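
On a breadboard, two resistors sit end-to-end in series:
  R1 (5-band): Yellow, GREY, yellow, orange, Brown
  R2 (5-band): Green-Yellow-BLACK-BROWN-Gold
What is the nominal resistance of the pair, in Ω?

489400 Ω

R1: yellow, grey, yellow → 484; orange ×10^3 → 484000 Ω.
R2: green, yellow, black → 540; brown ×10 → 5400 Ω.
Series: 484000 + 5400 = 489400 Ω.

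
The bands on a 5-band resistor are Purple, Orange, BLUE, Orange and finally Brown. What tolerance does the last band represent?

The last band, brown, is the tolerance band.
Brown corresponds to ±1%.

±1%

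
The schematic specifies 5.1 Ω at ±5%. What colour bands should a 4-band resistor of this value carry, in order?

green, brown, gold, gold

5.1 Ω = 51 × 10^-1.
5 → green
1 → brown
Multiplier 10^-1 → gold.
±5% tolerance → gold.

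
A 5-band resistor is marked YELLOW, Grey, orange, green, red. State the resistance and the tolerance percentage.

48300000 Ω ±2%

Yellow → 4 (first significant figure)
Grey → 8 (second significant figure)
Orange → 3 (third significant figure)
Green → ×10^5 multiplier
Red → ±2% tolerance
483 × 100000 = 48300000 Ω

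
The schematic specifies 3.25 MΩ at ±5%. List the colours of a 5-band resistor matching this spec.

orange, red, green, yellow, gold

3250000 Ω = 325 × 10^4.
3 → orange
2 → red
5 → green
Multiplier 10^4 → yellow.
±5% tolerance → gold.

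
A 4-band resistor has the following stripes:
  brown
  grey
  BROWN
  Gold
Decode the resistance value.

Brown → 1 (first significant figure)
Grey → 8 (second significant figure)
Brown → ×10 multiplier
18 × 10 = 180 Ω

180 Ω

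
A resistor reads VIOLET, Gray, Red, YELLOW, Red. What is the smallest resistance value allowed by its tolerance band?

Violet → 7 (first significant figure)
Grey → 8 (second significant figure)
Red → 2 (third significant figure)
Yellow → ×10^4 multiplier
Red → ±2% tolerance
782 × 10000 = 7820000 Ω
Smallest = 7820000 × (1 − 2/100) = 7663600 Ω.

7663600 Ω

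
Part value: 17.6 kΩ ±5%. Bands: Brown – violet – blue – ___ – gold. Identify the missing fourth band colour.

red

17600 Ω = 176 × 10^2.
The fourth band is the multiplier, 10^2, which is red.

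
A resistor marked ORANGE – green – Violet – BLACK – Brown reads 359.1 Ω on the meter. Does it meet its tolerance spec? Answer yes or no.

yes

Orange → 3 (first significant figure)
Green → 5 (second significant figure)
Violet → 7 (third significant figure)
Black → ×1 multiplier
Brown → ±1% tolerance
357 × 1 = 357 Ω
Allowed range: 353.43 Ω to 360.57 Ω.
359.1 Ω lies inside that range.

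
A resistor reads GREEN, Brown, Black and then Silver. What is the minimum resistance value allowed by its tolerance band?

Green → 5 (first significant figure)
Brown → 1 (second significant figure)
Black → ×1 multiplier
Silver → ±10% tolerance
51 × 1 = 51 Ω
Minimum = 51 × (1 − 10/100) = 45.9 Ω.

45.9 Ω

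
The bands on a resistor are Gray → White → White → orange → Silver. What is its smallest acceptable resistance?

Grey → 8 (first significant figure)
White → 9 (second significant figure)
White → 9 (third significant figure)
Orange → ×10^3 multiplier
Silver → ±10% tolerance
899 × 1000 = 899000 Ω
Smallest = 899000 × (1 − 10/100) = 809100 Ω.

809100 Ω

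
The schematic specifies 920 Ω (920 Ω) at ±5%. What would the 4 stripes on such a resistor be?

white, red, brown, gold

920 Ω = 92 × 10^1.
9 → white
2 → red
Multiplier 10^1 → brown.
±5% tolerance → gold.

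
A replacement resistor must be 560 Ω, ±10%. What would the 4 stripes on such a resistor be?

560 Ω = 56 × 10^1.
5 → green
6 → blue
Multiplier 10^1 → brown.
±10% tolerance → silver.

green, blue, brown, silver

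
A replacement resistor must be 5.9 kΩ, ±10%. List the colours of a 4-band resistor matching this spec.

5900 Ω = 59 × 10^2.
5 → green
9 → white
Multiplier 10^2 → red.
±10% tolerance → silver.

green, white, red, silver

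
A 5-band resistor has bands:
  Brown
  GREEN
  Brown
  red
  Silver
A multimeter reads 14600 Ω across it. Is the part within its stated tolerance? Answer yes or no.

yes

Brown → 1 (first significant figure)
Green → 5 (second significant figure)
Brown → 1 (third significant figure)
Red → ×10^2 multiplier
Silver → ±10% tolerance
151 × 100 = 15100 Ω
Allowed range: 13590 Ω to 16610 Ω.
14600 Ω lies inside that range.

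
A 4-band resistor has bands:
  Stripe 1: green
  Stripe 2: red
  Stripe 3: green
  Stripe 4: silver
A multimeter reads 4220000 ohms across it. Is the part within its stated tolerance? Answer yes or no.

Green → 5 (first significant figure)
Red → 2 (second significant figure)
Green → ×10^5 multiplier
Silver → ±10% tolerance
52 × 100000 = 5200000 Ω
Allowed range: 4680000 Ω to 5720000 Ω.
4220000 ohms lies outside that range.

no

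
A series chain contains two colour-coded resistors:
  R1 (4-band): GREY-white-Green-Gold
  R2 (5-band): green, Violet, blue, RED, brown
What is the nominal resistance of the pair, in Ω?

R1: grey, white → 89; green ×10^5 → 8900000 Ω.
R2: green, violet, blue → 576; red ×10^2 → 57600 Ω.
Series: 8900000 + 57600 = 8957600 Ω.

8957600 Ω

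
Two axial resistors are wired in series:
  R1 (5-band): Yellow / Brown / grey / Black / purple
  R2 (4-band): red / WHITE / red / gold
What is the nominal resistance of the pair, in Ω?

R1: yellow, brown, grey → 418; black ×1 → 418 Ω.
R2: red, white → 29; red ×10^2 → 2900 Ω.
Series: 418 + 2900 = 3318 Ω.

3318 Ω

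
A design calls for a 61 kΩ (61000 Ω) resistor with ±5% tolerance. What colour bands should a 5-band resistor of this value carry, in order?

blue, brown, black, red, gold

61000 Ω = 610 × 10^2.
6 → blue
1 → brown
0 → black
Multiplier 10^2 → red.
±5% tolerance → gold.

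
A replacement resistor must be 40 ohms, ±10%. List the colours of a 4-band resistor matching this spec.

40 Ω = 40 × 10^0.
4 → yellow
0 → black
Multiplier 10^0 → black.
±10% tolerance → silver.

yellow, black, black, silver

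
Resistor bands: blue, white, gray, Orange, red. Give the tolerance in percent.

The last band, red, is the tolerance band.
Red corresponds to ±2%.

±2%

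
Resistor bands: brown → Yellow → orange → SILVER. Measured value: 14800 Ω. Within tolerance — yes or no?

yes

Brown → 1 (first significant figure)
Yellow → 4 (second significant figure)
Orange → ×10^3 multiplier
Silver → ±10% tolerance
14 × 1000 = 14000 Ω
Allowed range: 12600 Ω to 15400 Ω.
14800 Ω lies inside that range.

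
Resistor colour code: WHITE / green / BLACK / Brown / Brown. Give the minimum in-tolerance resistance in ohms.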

|---|

Exercise goal:
Everything from the line with "A design calls" to the last line of the data is what to return, word for word; leave out the rest.

Output below:
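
A design calls for a 61 kΩ (61000 Ω) resistor with ±5% tolerance. What colour bands should a 5-band resistor of this value carry, in order?

blue, brown, black, red, gold

61000 Ω = 610 × 10^2.
6 → blue
1 → brown
0 → black
Multiplier 10^2 → red.
±5% tolerance → gold.

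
A replacement resistor must be 40 ohms, ±10%. List the colours of a 4-band resistor matching this spec.

40 Ω = 40 × 10^0.
4 → yellow
0 → black
Multiplier 10^0 → black.
±10% tolerance → silver.

yellow, black, black, silver

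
Resistor bands: blue, white, gray, Orange, red. Give the tolerance in percent.

The last band, red, is the tolerance band.
Red corresponds to ±2%.

±2%

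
Resistor bands: brown → Yellow → orange → SILVER. Measured value: 14800 Ω. Within tolerance — yes or no?

yes

Brown → 1 (first significant figure)
Yellow → 4 (second significant figure)
Orange → ×10^3 multiplier
Silver → ±10% tolerance
14 × 1000 = 14000 Ω
Allowed range: 12600 Ω to 15400 Ω.
14800 Ω lies inside that range.

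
Resistor colour code: WHITE / green / BLACK / Brown / Brown. Give the minimum in-tolerance resistance in ohms.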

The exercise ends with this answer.